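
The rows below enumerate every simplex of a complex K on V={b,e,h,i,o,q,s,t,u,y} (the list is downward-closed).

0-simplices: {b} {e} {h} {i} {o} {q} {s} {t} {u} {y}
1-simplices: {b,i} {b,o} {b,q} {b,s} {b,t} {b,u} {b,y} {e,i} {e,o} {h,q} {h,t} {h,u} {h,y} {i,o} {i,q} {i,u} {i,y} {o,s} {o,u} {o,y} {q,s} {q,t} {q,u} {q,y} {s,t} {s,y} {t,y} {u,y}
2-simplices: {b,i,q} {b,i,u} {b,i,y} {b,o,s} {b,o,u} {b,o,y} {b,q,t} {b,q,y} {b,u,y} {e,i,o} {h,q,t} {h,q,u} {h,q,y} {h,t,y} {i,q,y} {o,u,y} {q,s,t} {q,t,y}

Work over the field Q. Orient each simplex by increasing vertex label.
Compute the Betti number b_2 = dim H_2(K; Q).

b_2=3

n_0=10 n_1=28 n_2=18  [Q]
∂1: piv[bi,bo,bq,bs,bt,bu,by,ei,hq] rk=9  ker:eo,ht,hu,hy,io,iq,iu,iy,os,ou,oy,qs,qt,qu,qy,st,sy,ty,uy
∂2: piv[biq,biu,biy,bos,bou,boy,bqt,bqy,buy,eio,hqt,hqu,hqy,hty,qst] rk=15  ker:iqy,ouy,qty
b_2=(18−15)−0=3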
....
# [Task requirements]
A complete answer reproduces every line of the records in which the word "simplex" occurs.

# [Response]
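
The rows below enumerate every simplex of a complex K on V={b,e,h,i,o,q,s,t,u,y} (the list is downward-closed).
Work over the field Q. Orient each simplex by increasing vertex label.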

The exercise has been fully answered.